Search the data below for the word "cardinality" and copy each line that holds it.

Dataset entries

BEGIN

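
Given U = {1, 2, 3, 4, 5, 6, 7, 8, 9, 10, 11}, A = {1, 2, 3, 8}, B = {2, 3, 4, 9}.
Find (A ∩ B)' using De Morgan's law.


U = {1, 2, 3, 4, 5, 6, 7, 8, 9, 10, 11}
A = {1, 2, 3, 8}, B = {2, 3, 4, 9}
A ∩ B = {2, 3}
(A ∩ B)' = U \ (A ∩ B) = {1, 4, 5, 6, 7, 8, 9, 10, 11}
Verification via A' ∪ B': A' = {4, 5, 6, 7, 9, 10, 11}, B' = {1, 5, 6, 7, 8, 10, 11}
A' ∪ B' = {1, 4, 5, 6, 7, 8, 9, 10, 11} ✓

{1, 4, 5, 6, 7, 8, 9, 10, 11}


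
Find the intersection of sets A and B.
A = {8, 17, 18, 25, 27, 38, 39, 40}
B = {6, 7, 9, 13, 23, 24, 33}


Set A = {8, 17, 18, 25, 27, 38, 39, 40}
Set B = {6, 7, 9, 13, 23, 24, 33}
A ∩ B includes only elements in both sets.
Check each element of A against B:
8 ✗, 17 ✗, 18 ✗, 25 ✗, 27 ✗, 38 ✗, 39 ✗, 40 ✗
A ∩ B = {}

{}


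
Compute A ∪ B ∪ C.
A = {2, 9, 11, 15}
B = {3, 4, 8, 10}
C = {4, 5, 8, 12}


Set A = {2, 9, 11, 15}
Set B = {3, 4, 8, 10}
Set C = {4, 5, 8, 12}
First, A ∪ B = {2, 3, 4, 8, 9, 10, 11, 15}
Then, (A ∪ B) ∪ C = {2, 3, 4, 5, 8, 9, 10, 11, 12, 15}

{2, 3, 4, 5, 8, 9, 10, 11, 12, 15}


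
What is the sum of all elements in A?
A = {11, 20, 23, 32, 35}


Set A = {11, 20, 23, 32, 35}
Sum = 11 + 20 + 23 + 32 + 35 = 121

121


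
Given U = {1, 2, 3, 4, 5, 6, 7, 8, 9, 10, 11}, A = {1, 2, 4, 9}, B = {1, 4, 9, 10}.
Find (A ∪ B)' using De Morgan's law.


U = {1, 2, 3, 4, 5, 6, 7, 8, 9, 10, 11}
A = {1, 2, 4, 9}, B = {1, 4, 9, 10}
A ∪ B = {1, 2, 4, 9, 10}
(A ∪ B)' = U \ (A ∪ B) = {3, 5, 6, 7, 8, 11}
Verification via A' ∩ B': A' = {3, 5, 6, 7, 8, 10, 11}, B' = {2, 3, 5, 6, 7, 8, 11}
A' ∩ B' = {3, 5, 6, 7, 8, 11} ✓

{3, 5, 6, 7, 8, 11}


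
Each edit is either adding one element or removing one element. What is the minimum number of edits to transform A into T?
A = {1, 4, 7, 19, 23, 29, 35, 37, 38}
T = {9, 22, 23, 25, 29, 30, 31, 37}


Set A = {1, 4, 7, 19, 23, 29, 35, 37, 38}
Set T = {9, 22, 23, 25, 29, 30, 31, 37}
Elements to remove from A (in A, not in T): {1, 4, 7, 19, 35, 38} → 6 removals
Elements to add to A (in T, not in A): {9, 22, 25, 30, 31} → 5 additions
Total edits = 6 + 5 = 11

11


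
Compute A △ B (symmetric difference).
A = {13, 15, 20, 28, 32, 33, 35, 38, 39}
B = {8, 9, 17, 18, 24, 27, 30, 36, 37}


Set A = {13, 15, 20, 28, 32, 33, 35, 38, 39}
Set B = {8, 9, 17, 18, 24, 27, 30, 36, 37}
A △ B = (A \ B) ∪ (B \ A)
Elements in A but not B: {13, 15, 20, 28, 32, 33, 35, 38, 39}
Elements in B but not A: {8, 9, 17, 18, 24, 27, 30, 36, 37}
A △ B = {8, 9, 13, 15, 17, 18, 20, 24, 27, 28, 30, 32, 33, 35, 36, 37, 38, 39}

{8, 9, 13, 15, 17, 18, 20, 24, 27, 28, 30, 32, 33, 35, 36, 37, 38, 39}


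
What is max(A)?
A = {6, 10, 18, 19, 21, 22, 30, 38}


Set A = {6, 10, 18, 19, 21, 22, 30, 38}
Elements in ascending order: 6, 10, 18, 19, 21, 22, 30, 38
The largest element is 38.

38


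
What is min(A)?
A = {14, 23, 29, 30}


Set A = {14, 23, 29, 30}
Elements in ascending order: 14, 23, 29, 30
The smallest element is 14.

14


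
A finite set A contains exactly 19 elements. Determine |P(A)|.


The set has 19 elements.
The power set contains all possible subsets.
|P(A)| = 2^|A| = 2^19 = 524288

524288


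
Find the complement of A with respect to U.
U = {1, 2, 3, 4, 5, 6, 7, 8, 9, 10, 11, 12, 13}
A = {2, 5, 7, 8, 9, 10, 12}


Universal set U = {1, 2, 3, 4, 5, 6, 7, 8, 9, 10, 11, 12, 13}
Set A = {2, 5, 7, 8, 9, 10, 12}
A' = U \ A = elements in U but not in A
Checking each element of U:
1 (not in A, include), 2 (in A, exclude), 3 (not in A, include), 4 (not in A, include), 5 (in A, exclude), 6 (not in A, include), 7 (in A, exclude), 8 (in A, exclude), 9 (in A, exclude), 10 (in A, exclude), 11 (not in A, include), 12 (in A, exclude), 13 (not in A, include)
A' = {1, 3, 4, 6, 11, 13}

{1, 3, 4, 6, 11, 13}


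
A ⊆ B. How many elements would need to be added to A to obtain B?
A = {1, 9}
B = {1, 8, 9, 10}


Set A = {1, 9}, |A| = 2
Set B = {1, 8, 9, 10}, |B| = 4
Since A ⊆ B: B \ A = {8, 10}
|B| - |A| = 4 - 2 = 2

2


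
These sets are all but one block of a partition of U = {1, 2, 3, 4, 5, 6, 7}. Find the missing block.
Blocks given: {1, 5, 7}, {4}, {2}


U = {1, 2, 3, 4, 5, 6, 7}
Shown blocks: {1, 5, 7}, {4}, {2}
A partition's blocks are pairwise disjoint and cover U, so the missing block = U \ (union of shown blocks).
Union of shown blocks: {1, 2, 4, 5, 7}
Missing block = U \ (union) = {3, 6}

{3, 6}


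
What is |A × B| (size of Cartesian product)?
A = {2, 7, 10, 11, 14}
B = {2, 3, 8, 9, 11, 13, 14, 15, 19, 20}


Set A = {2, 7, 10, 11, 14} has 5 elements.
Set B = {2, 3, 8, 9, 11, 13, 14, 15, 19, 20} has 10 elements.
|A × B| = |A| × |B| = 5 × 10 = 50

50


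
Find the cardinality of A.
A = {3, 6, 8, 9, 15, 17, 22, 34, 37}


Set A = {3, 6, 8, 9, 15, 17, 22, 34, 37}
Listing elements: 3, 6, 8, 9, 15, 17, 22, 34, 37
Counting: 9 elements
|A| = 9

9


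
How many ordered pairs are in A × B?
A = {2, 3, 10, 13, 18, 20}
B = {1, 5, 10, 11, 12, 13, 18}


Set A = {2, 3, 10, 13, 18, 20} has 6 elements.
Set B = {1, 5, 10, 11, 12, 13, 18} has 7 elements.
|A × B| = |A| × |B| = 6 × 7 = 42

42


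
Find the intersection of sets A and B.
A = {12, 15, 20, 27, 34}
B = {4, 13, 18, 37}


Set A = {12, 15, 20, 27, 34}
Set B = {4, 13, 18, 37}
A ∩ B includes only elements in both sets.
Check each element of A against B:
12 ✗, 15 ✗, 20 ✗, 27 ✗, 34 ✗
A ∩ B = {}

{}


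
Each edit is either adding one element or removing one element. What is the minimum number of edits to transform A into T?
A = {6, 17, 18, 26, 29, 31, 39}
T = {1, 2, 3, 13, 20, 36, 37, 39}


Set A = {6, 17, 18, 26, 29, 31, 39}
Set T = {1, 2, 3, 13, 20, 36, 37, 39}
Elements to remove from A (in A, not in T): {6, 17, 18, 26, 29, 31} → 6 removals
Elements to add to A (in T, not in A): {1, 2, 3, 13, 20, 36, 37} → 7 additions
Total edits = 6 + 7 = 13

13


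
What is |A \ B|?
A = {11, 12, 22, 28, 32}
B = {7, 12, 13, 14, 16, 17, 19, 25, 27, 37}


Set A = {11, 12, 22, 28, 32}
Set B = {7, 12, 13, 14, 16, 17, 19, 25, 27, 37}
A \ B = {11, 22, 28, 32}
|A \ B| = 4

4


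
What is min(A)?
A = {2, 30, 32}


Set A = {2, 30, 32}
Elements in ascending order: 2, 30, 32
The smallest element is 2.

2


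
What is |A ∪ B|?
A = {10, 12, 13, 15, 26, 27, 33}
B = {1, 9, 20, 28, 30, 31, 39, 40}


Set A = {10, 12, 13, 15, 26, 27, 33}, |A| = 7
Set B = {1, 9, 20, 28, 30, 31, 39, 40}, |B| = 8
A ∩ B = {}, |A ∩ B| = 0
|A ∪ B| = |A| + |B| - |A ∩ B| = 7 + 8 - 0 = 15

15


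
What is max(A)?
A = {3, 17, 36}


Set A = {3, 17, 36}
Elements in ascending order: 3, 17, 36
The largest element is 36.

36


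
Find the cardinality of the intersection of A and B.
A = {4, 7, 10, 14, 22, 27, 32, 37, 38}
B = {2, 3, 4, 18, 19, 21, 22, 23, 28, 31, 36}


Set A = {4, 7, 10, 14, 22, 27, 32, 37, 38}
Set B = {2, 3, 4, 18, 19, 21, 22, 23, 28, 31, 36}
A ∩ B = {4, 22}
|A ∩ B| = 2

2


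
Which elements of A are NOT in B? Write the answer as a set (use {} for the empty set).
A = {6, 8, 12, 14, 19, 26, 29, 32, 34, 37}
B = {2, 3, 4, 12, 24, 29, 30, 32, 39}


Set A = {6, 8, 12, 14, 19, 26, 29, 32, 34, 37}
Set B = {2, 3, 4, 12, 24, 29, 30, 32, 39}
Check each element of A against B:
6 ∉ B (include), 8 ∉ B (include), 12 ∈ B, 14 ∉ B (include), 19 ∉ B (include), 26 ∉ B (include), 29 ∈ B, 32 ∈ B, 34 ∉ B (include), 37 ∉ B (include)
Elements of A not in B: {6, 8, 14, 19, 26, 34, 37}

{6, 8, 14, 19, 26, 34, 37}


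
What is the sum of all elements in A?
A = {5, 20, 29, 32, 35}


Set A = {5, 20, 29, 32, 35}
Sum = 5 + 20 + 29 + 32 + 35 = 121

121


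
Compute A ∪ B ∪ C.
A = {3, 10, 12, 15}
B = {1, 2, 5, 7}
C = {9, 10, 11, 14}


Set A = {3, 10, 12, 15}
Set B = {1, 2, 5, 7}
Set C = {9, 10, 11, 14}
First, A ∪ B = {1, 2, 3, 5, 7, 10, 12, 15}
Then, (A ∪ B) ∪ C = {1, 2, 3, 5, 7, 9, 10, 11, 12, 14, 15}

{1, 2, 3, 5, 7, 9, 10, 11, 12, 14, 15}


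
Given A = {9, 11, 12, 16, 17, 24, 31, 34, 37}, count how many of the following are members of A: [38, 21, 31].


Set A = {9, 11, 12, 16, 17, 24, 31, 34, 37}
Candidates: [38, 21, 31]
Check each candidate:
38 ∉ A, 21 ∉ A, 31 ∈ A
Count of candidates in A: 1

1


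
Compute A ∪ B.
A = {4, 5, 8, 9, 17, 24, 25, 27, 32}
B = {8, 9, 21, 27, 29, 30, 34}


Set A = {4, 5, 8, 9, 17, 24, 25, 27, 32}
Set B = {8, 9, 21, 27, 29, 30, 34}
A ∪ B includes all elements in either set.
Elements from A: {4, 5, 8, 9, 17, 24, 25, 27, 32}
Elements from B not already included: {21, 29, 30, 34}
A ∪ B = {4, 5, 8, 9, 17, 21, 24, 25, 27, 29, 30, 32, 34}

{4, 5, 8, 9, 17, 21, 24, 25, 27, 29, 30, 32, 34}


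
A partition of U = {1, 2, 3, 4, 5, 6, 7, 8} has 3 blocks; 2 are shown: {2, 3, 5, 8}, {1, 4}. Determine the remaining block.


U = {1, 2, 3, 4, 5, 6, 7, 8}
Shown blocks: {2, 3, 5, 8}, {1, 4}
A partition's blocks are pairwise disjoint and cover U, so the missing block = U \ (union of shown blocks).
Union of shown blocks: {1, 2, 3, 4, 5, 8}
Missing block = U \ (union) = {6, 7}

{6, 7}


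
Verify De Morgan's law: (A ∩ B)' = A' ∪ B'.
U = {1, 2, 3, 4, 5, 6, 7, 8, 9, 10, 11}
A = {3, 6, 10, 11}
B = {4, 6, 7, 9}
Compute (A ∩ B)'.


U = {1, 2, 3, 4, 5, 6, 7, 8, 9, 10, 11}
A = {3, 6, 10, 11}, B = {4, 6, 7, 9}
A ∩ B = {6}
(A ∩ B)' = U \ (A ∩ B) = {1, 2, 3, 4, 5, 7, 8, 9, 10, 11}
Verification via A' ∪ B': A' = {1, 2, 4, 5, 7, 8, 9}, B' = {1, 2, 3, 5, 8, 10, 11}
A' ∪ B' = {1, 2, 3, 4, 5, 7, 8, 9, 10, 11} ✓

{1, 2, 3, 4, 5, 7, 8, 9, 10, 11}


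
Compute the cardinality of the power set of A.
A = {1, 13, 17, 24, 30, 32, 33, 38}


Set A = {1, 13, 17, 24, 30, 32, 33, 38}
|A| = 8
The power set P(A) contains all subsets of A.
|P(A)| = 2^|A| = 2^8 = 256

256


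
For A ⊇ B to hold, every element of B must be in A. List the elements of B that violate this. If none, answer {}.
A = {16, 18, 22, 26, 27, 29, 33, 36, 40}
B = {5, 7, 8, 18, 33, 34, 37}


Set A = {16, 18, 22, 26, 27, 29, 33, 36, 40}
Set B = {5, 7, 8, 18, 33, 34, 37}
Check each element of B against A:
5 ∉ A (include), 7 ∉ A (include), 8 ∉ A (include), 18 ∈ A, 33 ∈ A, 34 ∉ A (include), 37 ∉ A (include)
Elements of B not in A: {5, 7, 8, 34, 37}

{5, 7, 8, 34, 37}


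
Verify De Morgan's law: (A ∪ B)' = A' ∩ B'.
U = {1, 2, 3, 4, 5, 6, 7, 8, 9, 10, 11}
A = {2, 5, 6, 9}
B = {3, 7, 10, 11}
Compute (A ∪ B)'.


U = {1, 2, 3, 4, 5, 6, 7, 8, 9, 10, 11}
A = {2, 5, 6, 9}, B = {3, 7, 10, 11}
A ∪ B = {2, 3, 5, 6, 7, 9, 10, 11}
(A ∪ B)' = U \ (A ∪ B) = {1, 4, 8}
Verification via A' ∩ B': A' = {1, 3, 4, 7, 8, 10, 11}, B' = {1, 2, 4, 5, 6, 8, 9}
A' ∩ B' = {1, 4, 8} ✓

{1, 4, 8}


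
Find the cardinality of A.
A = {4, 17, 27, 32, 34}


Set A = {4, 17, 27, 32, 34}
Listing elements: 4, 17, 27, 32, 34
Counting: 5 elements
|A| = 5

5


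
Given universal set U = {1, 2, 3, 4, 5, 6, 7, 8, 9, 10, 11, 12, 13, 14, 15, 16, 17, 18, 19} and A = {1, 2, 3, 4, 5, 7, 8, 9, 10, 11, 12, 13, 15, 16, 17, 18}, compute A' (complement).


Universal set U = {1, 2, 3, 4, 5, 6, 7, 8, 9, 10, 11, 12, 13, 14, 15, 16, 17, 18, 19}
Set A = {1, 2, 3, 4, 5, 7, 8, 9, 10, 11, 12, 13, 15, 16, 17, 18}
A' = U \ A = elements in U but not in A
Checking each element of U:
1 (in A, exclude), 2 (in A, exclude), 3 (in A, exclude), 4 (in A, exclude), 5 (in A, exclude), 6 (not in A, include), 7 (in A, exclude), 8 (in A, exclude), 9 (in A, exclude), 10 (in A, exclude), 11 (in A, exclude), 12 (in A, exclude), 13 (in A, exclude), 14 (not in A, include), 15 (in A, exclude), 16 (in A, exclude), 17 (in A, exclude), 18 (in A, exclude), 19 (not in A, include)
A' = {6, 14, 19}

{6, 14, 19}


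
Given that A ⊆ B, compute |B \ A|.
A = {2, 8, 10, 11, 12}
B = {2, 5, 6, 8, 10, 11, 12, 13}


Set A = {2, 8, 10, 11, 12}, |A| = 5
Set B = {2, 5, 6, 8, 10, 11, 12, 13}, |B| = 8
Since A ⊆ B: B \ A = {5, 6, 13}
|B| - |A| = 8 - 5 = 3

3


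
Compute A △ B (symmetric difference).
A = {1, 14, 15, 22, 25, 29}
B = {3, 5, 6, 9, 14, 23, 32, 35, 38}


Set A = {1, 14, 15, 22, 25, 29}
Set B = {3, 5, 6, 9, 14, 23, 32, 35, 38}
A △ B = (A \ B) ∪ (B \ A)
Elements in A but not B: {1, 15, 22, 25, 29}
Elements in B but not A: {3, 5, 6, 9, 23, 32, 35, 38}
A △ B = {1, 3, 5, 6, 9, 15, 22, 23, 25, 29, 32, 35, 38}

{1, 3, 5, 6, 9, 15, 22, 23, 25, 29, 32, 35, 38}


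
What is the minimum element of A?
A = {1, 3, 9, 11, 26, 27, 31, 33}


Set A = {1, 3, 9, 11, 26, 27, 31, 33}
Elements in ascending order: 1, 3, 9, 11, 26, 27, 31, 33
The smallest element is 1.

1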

END

Response area>
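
Find the cardinality of A.
Find the cardinality of the intersection of A and B.
Compute the cardinality of the power set of A.
Find the cardinality of A.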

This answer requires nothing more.